**Collected data entries**

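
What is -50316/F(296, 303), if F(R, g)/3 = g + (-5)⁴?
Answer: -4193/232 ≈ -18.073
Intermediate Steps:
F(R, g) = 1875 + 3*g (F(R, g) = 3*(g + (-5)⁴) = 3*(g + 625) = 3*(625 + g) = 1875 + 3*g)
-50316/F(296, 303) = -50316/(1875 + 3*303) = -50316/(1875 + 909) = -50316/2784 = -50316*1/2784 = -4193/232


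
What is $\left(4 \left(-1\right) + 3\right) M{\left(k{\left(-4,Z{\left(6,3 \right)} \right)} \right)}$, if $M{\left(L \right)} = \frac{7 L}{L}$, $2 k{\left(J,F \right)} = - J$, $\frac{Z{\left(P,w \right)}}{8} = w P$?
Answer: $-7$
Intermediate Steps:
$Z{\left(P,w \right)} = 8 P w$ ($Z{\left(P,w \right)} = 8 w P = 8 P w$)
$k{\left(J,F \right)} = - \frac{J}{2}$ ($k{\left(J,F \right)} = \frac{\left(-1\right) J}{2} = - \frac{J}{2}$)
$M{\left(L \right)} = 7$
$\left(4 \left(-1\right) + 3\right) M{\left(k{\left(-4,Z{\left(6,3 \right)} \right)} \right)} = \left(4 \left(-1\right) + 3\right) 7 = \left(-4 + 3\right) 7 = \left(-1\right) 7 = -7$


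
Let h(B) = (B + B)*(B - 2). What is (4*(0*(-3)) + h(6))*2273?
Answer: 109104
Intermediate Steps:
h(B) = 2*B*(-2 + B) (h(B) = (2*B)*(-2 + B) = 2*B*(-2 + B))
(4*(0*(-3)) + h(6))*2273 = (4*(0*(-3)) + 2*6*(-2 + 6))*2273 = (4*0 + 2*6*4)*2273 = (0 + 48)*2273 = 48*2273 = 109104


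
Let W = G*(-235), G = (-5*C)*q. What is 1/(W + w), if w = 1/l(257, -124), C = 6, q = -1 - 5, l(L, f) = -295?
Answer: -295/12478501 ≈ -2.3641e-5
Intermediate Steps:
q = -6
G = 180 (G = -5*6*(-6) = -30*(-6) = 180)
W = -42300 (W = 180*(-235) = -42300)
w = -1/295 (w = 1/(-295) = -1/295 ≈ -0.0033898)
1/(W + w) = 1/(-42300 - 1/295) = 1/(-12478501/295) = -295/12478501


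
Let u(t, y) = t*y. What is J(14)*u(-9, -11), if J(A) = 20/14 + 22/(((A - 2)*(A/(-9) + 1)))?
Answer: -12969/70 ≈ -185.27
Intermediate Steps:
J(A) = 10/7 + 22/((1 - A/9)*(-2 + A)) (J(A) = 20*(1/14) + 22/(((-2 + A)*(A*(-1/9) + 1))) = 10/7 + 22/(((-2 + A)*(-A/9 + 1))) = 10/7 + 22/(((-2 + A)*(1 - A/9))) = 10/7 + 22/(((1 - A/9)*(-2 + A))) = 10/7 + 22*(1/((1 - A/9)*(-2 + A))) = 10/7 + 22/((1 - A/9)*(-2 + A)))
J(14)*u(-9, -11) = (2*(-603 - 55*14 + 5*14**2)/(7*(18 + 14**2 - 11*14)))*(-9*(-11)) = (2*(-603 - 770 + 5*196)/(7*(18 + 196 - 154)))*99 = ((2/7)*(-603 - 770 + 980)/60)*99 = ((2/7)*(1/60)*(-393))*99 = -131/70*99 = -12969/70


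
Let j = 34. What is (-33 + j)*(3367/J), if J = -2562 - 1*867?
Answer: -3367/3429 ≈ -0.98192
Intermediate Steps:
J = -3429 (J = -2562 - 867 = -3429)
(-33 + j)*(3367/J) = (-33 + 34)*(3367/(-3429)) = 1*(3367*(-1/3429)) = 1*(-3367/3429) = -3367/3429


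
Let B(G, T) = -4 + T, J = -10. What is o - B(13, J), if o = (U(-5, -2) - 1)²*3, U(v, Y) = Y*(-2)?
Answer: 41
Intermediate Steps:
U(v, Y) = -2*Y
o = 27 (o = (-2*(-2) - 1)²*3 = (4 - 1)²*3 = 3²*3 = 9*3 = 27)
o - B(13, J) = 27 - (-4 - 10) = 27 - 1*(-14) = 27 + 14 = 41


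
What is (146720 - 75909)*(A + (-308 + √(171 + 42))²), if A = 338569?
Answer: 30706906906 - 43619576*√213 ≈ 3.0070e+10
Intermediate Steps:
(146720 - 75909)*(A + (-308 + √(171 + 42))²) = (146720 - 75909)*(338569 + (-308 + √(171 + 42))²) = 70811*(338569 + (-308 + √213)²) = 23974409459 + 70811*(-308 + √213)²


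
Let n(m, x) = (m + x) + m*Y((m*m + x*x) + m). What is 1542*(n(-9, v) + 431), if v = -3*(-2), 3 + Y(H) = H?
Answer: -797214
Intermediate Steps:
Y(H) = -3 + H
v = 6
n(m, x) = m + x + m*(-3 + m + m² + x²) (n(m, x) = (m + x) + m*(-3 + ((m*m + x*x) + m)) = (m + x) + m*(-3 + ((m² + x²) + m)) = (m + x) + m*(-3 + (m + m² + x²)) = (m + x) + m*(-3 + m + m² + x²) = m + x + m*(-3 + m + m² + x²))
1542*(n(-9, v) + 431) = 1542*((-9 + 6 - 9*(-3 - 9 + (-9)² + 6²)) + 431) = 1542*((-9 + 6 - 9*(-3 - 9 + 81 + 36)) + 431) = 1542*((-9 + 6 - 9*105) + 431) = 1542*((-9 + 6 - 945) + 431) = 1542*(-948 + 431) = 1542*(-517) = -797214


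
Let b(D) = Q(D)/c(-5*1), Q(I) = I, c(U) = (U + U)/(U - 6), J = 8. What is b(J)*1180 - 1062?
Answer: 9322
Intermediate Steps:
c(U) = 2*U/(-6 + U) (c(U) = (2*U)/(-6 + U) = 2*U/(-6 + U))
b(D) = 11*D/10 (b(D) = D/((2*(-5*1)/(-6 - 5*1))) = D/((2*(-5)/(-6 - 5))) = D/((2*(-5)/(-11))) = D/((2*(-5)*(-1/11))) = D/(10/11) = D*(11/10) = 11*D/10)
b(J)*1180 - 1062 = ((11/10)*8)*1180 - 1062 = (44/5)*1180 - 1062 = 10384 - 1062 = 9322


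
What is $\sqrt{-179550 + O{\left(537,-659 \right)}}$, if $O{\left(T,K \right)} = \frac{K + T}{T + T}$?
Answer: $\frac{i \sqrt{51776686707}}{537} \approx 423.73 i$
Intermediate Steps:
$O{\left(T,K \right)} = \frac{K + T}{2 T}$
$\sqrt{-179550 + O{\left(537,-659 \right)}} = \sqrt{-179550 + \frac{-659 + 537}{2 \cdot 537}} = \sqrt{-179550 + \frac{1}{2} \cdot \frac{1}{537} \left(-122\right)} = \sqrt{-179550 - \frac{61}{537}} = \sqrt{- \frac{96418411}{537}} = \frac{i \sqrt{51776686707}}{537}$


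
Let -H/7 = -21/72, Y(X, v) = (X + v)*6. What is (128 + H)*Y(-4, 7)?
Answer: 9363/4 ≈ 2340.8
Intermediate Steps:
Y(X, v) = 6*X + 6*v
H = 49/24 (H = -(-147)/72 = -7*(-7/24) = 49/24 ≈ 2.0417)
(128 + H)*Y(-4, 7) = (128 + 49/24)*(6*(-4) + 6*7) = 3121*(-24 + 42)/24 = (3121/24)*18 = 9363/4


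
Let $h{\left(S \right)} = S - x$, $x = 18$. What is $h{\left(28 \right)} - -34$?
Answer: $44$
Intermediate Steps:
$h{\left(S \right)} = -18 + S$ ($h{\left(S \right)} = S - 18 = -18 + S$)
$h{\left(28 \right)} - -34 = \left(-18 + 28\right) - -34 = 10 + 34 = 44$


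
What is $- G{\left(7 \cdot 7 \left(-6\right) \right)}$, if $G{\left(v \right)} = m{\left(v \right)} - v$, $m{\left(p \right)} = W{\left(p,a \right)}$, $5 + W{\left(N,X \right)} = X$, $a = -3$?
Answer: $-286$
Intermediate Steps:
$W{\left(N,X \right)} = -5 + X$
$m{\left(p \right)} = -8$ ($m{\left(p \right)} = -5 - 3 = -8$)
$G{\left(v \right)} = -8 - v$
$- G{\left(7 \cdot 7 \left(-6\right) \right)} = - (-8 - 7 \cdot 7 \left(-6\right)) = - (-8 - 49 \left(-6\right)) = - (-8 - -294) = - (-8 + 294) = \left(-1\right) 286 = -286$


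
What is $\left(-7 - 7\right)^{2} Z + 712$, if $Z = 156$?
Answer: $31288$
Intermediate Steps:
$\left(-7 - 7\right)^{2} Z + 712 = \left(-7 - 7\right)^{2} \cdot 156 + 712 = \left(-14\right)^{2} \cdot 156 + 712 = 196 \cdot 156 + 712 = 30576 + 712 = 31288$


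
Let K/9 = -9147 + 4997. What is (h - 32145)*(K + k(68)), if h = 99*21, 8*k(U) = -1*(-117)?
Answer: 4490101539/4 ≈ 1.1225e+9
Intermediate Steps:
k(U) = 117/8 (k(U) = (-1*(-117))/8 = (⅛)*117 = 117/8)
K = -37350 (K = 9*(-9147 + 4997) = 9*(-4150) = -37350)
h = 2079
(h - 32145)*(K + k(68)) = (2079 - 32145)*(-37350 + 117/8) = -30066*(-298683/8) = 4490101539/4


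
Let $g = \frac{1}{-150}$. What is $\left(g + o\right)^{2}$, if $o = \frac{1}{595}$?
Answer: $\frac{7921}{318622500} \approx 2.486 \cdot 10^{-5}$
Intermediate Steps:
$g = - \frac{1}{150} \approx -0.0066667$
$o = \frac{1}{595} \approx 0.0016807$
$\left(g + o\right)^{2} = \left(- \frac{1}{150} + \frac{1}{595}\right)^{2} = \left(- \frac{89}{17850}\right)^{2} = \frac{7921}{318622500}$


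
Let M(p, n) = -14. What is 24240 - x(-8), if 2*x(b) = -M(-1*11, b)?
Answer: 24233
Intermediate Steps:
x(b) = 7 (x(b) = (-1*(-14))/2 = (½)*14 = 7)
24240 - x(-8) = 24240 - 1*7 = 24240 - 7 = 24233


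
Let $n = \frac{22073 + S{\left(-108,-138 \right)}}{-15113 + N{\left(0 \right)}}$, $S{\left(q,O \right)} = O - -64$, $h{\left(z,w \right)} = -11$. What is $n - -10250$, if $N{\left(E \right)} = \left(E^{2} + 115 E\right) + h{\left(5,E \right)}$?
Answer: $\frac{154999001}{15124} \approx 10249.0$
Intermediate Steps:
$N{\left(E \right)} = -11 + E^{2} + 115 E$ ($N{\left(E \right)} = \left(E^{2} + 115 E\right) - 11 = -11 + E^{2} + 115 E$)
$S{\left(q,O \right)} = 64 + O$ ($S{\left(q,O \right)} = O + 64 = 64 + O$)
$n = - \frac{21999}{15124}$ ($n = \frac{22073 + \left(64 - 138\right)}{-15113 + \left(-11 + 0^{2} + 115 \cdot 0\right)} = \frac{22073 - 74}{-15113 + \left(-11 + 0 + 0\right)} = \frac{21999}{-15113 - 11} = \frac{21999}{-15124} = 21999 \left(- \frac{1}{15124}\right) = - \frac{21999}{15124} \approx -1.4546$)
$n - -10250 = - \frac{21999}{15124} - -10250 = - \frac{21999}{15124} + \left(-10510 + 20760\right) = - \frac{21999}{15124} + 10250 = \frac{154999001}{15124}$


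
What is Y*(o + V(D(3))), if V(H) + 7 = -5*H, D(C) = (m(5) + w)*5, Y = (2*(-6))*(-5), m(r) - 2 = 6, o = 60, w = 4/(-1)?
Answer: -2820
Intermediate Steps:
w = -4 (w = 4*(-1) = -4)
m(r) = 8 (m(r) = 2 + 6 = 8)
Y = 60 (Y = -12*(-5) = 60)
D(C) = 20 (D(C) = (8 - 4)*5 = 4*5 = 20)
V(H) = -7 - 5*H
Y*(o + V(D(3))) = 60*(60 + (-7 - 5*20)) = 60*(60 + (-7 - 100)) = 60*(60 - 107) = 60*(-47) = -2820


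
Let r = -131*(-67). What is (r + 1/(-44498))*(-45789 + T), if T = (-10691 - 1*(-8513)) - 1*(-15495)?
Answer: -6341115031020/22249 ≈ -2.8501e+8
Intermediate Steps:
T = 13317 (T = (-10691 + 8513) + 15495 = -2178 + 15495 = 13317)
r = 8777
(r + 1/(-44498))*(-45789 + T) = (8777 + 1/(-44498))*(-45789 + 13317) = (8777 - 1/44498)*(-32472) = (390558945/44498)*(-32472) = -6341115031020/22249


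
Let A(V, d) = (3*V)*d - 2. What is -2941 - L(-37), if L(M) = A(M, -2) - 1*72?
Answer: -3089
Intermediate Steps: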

**WORK INSTRUCTION**
What needs duplicating is the run of lines from the one containing "Let A(V, d)" through the last line of the entries above, exact and complete.

**ANSWER TO THIS EXERCISE**
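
Let A(V, d) = (3*V)*d - 2. What is -2941 - L(-37), if L(M) = A(M, -2) - 1*72?
Answer: -3089
Intermediate Steps: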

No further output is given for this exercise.